* EXERCISE AIM
Every line below between the line holding "What is the length" and the line holding "Trying to schedule a grant-writing", inclusive, should be repeated exactly, and all other lines omitted.
- - -
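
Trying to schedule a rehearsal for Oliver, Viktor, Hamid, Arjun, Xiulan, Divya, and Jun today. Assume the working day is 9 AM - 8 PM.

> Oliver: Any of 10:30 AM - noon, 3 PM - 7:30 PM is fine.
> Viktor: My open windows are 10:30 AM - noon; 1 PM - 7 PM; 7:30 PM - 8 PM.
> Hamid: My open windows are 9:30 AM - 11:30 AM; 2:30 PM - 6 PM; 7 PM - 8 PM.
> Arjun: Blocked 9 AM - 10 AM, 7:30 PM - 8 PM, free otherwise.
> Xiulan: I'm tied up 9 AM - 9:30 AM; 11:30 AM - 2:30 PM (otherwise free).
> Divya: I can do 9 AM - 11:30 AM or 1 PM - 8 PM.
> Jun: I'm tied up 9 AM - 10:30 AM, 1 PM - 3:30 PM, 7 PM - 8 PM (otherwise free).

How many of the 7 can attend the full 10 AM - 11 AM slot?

Oliver free: 10:30-12:00, 15:00-19:30.
Viktor free: 10:30-12:00, 13:00-19:00, 19:30-20:00.
Hamid free: 09:30-11:30, 14:30-18:00, 19:00-20:00.
Arjun free: 10:00-19:30 (invert busy blocks within the working day).
Xiulan free: 09:30-11:30, 14:30-20:00 (invert busy blocks within the working day).
Divya free: 09:00-11:30, 13:00-20:00.
Jun free: 10:30-13:00, 15:30-19:00 (invert busy blocks within the working day).
Hamid, Arjun, Xiulan, and Divya can make the full 10:00-11:00 slot — that's 4.

4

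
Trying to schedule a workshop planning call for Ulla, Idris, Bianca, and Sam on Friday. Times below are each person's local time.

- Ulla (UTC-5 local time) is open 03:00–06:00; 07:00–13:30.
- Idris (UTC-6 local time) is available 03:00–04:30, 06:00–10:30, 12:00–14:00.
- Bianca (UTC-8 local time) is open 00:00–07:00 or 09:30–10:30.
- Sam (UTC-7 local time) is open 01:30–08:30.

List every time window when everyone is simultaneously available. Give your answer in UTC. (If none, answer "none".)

09:00-10:30, 12:00-15:00

Ulla in UTC: 08:00-11:00, 12:00-18:30 (add 5h to convert from UTC-5).
Idris in UTC: 09:00-10:30, 12:00-16:30, 18:00-20:00 (add 6h to convert from UTC-6).
Bianca in UTC: 08:00-15:00, 17:30-18:30 (add 8h to convert from UTC-8).
Sam in UTC: 08:30-15:30 (add 7h to convert from UTC-7).
Ulla ∩ Idris: 09:00-10:30, 12:00-16:30, 18:00-18:30.
Ulla ∩ Idris ∩ Bianca: 09:00-10:30, 12:00-15:00, 18:00-18:30.
Ulla ∩ Idris ∩ Bianca ∩ Sam: 09:00-10:30, 12:00-15:00.
Those are the intersection windows.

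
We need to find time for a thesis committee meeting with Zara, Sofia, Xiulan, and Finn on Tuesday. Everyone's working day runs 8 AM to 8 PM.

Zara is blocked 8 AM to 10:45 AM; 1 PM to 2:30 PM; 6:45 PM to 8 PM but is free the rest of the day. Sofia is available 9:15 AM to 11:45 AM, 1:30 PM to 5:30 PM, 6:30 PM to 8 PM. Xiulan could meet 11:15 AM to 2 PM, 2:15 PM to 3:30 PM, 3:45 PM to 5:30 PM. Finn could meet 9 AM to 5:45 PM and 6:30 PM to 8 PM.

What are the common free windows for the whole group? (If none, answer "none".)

Zara free: 10:45-13:00, 14:30-18:45 (invert busy blocks within the working day).
Sofia free: 09:15-11:45, 13:30-17:30, 18:30-20:00.
Xiulan free: 11:15-14:00, 14:15-15:30, 15:45-17:30.
Finn free: 09:00-17:45, 18:30-20:00.
Zara ∩ Sofia: 10:45-11:45, 14:30-17:30, 18:30-18:45.
Zara ∩ Sofia ∩ Xiulan: 11:15-11:45, 14:30-15:30, 15:45-17:30.
Zara ∩ Sofia ∩ Xiulan ∩ Finn: 11:15-11:45, 14:30-15:30, 15:45-17:30.

11:15-11:45, 14:30-15:30, 15:45-17:30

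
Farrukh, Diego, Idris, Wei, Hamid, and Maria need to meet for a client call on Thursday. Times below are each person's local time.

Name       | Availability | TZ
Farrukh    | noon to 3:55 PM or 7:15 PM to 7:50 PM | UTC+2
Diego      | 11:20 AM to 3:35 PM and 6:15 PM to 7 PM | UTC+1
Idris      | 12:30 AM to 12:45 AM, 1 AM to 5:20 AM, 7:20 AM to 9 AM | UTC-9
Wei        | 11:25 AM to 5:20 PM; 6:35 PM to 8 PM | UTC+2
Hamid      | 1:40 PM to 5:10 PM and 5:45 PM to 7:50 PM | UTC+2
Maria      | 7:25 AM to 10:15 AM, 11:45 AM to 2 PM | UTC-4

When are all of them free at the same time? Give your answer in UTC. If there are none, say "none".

11:40-13:55, 17:15-17:50

Farrukh in UTC: 10:00-13:55, 17:15-17:50 (subtract 2h to convert from UTC+2).
Diego in UTC: 10:20-14:35, 17:15-18:00 (subtract 1h to convert from UTC+1).
Idris in UTC: 09:30-09:45, 10:00-14:20, 16:20-18:00 (add 9h to convert from UTC-9).
Wei in UTC: 09:25-15:20, 16:35-18:00 (subtract 2h to convert from UTC+2).
Hamid in UTC: 11:40-15:10, 15:45-17:50 (subtract 2h to convert from UTC+2).
Maria in UTC: 11:25-14:15, 15:45-18:00 (add 4h to convert from UTC-4).
Farrukh ∩ Diego: 10:20-13:55, 17:15-17:50.
Farrukh ∩ Diego ∩ Idris: 10:20-13:55, 17:15-17:50.
Farrukh ∩ Diego ∩ Idris ∩ Wei: 10:20-13:55, 17:15-17:50.
Farrukh ∩ Diego ∩ Idris ∩ Wei ∩ Hamid: 11:40-13:55, 17:15-17:50.
Farrukh ∩ Diego ∩ Idris ∩ Wei ∩ Hamid ∩ Maria: 11:40-13:55, 17:15-17:50.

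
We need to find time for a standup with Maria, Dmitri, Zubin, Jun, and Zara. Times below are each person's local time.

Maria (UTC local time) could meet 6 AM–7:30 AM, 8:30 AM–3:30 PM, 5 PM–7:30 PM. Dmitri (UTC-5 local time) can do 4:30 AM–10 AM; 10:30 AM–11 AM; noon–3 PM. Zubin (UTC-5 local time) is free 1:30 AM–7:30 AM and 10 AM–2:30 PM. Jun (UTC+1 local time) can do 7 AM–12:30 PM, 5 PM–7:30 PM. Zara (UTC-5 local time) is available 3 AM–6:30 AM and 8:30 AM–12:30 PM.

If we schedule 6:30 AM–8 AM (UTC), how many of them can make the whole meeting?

2

Maria in UTC: 06:00-07:30, 08:30-15:30, 17:00-19:30.
Dmitri in UTC: 09:30-15:00, 15:30-16:00, 17:00-20:00 (add 5h to convert from UTC-5).
Zubin in UTC: 06:30-12:30, 15:00-19:30 (add 5h to convert from UTC-5).
Jun in UTC: 06:00-11:30, 16:00-18:30 (subtract 1h to convert from UTC+1).
Zara in UTC: 08:00-11:30, 13:30-17:30 (add 5h to convert from UTC-5).
Zubin and Jun can make the full 06:30-08:00 slot — that's 2.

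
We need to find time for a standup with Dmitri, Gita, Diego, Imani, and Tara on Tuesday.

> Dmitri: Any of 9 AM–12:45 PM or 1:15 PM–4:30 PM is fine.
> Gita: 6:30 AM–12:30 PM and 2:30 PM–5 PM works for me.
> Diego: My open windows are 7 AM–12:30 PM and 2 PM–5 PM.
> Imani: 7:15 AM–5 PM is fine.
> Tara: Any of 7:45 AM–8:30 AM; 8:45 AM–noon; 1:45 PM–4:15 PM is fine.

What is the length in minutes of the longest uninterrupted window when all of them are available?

180

Dmitri ∩ Gita: 09:00-12:30, 14:30-16:30.
Dmitri ∩ Gita ∩ Diego: 09:00-12:30, 14:30-16:30.
Dmitri ∩ Gita ∩ Diego ∩ Imani: 09:00-12:30, 14:30-16:30.
Dmitri ∩ Gita ∩ Diego ∩ Imani ∩ Tara: 09:00-12:00, 14:30-16:15.
The longest is 09:00-12:00 at 180 minutes.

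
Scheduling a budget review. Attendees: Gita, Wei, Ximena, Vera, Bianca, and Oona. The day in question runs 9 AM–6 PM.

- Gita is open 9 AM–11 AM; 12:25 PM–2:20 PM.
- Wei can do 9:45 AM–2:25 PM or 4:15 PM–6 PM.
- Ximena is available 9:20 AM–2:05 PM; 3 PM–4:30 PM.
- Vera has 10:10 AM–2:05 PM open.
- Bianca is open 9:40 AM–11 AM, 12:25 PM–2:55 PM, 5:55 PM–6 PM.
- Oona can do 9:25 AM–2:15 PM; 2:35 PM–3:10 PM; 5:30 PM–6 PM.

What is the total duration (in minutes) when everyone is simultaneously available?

Gita ∩ Wei: 09:45-11:00, 12:25-14:20.
Gita ∩ Wei ∩ Ximena: 09:45-11:00, 12:25-14:05.
Gita ∩ Wei ∩ Ximena ∩ Vera: 10:10-11:00, 12:25-14:05.
Gita ∩ Wei ∩ Ximena ∩ Vera ∩ Bianca: 10:10-11:00, 12:25-14:05.
Gita ∩ Wei ∩ Ximena ∩ Vera ∩ Bianca ∩ Oona: 10:10-11:00, 12:25-14:05.
Those are the intersection windows.
Summing the common windows: 50 + 100 = 150 minutes.

150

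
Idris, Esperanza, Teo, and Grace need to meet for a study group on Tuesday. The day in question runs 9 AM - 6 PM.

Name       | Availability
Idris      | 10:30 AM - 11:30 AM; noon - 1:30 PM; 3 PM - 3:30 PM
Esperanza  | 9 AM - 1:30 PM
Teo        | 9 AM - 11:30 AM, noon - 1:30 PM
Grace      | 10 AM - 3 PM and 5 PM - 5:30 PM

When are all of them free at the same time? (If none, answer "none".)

10:30-11:30, 12:00-13:30

Idris ∩ Esperanza: 10:30-11:30, 12:00-13:30.
Idris ∩ Esperanza ∩ Teo: 10:30-11:30, 12:00-13:30.
Idris ∩ Esperanza ∩ Teo ∩ Grace: 10:30-11:30, 12:00-13:30.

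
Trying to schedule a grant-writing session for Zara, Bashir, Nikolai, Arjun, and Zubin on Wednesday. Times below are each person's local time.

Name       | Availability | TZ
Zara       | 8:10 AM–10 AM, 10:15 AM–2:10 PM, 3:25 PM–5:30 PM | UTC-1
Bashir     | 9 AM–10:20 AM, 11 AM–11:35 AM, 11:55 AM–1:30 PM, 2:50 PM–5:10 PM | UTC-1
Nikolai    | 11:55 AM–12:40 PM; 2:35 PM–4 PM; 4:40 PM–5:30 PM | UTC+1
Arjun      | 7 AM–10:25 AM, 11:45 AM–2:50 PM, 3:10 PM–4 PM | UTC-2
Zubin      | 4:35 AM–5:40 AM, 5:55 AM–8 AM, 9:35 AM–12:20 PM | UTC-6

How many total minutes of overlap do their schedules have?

30

Zara in UTC: 09:10-11:00, 11:15-15:10, 16:25-18:30 (add 1h to convert from UTC-1).
Bashir in UTC: 10:00-11:20, 12:00-12:35, 12:55-14:30, 15:50-18:10 (add 1h to convert from UTC-1).
Nikolai in UTC: 10:55-11:40, 13:35-15:00, 15:40-16:30 (subtract 1h to convert from UTC+1).
Arjun in UTC: 09:00-12:25, 13:45-16:50, 17:10-18:00 (add 2h to convert from UTC-2).
Zubin in UTC: 10:35-11:40, 11:55-14:00, 15:35-18:20 (add 6h to convert from UTC-6).
Zara ∩ Bashir: 10:00-11:00, 11:15-11:20, 12:00-12:35, 12:55-14:30, 16:25-18:10.
Zara ∩ Bashir ∩ Nikolai: 10:55-11:00, 11:15-11:20, 13:35-14:30, 16:25-16:30.
Zara ∩ Bashir ∩ Nikolai ∩ Arjun: 10:55-11:00, 11:15-11:20, 13:45-14:30, 16:25-16:30.
Zara ∩ Bashir ∩ Nikolai ∩ Arjun ∩ Zubin: 10:55-11:00, 11:15-11:20, 13:45-14:00, 16:25-16:30.
Summing the common windows: 5 + 5 + 15 + 5 = 30 minutes.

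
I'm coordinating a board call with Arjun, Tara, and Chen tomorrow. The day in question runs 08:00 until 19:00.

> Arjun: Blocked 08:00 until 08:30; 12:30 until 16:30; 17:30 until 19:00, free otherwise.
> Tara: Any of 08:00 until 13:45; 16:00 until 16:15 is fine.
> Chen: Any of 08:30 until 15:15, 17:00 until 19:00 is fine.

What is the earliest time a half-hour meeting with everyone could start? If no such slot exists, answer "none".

08:30

Arjun free: 08:30-12:30, 16:30-17:30 (invert busy blocks within the working day).
Tara free: 08:00-13:45, 16:00-16:15.
Chen free: 08:30-15:15, 17:00-19:00.
Arjun ∩ Tara: 08:30-12:30.
Arjun ∩ Tara ∩ Chen: 08:30-12:30.
The first common window of at least 30 minutes is 08:30-12:30, so the earliest start is 08:30.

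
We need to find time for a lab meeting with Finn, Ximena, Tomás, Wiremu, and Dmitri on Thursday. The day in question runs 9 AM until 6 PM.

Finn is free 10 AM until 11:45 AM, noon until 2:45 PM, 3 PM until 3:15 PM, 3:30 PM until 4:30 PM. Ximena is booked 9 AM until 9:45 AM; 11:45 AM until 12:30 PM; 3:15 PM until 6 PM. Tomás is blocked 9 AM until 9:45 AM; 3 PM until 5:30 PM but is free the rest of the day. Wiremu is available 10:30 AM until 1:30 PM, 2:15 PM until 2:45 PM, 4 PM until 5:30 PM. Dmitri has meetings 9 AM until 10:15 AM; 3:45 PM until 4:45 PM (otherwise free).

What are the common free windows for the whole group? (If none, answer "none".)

10:30-11:45, 12:30-13:30, 14:15-14:45

Finn free: 10:00-11:45, 12:00-14:45, 15:00-15:15, 15:30-16:30.
Ximena free: 09:45-11:45, 12:30-15:15 (invert busy blocks within the working day).
Tomás free: 09:45-15:00, 17:30-18:00 (invert busy blocks within the working day).
Wiremu free: 10:30-13:30, 14:15-14:45, 16:00-17:30.
Dmitri free: 10:15-15:45, 16:45-18:00 (invert busy blocks within the working day).
Finn ∩ Ximena: 10:00-11:45, 12:30-14:45, 15:00-15:15.
Finn ∩ Ximena ∩ Tomás: 10:00-11:45, 12:30-14:45.
Finn ∩ Ximena ∩ Tomás ∩ Wiremu: 10:30-11:45, 12:30-13:30, 14:15-14:45.
Finn ∩ Ximena ∩ Tomás ∩ Wiremu ∩ Dmitri: 10:30-11:45, 12:30-13:30, 14:15-14:45.
Those are the intersection windows.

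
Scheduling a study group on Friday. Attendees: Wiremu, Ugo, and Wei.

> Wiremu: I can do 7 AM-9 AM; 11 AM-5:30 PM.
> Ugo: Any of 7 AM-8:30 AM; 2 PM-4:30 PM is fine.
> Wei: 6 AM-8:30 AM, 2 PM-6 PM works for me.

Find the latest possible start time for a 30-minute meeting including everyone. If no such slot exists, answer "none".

16:00

Wiremu ∩ Ugo: 07:00-08:30, 14:00-16:30.
Wiremu ∩ Ugo ∩ Wei: 07:00-08:30, 14:00-16:30.
The last common window of at least 30 minutes is 14:00-16:30; a 30-minute meeting can start as late as 16:00 and still end by 16:30.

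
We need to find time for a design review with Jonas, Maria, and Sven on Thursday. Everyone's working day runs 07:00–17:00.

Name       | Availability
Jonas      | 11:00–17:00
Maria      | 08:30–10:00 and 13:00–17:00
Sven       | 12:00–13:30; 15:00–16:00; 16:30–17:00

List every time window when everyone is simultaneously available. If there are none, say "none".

Jonas ∩ Maria: 13:00-17:00.
Jonas ∩ Maria ∩ Sven: 13:00-13:30, 15:00-16:00, 16:30-17:00.

13:00-13:30, 15:00-16:00, 16:30-17:00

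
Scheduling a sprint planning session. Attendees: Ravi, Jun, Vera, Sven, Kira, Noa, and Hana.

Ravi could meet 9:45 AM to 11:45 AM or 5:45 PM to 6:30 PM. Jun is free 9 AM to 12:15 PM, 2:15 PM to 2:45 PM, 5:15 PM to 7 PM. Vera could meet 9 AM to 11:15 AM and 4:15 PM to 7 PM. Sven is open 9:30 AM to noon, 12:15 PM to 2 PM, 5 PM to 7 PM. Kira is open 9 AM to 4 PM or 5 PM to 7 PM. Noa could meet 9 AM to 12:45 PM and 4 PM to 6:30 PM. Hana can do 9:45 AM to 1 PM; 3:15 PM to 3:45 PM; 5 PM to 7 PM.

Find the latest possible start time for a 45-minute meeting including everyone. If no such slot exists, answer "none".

Ravi ∩ Jun: 09:45-11:45, 17:45-18:30.
Ravi ∩ Jun ∩ Vera: 09:45-11:15, 17:45-18:30.
Ravi ∩ Jun ∩ Vera ∩ Sven: 09:45-11:15, 17:45-18:30.
Ravi ∩ Jun ∩ Vera ∩ Sven ∩ Kira: 09:45-11:15, 17:45-18:30.
Ravi ∩ Jun ∩ Vera ∩ Sven ∩ Kira ∩ Noa: 09:45-11:15, 17:45-18:30.
Ravi ∩ Jun ∩ Vera ∩ Sven ∩ Kira ∩ Noa ∩ Hana: 09:45-11:15, 17:45-18:30.
The last common window of at least 45 minutes is 17:45-18:30; a 45-minute meeting can start as late as 17:45 and still end by 18:30.

17:45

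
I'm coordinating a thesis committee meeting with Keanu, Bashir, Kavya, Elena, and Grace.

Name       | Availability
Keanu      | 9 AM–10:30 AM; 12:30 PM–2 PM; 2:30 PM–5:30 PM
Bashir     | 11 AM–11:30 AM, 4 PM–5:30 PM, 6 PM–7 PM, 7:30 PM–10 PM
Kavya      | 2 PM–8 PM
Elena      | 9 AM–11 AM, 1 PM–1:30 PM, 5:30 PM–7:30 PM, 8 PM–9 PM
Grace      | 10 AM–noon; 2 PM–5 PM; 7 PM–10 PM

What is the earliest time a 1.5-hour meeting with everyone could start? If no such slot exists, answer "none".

Keanu ∩ Bashir: 16:00-17:30.
Keanu ∩ Bashir ∩ Kavya: 16:00-17:30.
Keanu ∩ Bashir ∩ Kavya ∩ Elena: ∅.
Keanu ∩ Bashir ∩ Kavya ∩ Elena ∩ Grace: ∅.
There is no time when everyone is free.
No common window is at least 90 minutes long.

none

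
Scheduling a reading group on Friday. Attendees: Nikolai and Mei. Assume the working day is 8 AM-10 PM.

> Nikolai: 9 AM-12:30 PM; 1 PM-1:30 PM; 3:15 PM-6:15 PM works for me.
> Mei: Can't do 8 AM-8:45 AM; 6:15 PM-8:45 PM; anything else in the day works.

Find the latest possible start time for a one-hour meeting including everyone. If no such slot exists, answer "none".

17:15

Nikolai free: 09:00-12:30, 13:00-13:30, 15:15-18:15.
Mei free: 08:45-18:15, 20:45-22:00 (invert busy blocks within the working day).
Nikolai ∩ Mei: 09:00-12:30, 13:00-13:30, 15:15-18:15.
The last common window of at least 60 minutes is 15:15-18:15; a 60-minute meeting can start as late as 17:15 and still end by 18:15.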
- - -
* WRITTEN ANSWER
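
What is the length in minutes of the longest uninterrupted window when all of them are available?

180

Dmitri ∩ Gita: 09:00-12:30, 14:30-16:30.
Dmitri ∩ Gita ∩ Diego: 09:00-12:30, 14:30-16:30.
Dmitri ∩ Gita ∩ Diego ∩ Imani: 09:00-12:30, 14:30-16:30.
Dmitri ∩ Gita ∩ Diego ∩ Imani ∩ Tara: 09:00-12:00, 14:30-16:15.
The longest is 09:00-12:00 at 180 minutes.

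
Scheduling a budget review. Attendees: Gita, Wei, Ximena, Vera, Bianca, and Oona. The day in question runs 9 AM–6 PM.

- Gita is open 9 AM–11 AM; 12:25 PM–2:20 PM.
- Wei can do 9:45 AM–2:25 PM or 4:15 PM–6 PM.
- Ximena is available 9:20 AM–2:05 PM; 3 PM–4:30 PM.
- Vera has 10:10 AM–2:05 PM open.
- Bianca is open 9:40 AM–11 AM, 12:25 PM–2:55 PM, 5:55 PM–6 PM.
- Oona can do 9:25 AM–2:15 PM; 2:35 PM–3:10 PM; 5:30 PM–6 PM.

What is the total duration (in minutes) when everyone is simultaneously available?

Gita ∩ Wei: 09:45-11:00, 12:25-14:20.
Gita ∩ Wei ∩ Ximena: 09:45-11:00, 12:25-14:05.
Gita ∩ Wei ∩ Ximena ∩ Vera: 10:10-11:00, 12:25-14:05.
Gita ∩ Wei ∩ Ximena ∩ Vera ∩ Bianca: 10:10-11:00, 12:25-14:05.
Gita ∩ Wei ∩ Ximena ∩ Vera ∩ Bianca ∩ Oona: 10:10-11:00, 12:25-14:05.
Those are the intersection windows.
Summing the common windows: 50 + 100 = 150 minutes.

150

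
Idris, Esperanza, Teo, and Grace need to meet for a study group on Tuesday. The day in question runs 9 AM - 6 PM.

Name       | Availability
Idris      | 10:30 AM - 11:30 AM; noon - 1:30 PM; 3 PM - 3:30 PM
Esperanza  | 9 AM - 1:30 PM
Teo        | 9 AM - 11:30 AM, noon - 1:30 PM
Grace      | 10 AM - 3 PM and 5 PM - 5:30 PM

When are all of them free at the same time? (If none, answer "none".)

10:30-11:30, 12:00-13:30

Idris ∩ Esperanza: 10:30-11:30, 12:00-13:30.
Idris ∩ Esperanza ∩ Teo: 10:30-11:30, 12:00-13:30.
Idris ∩ Esperanza ∩ Teo ∩ Grace: 10:30-11:30, 12:00-13:30.

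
Trying to schedule a grant-writing session for Zara, Bashir, Nikolai, Arjun, and Zubin on Wednesday. Times below are each person's local time.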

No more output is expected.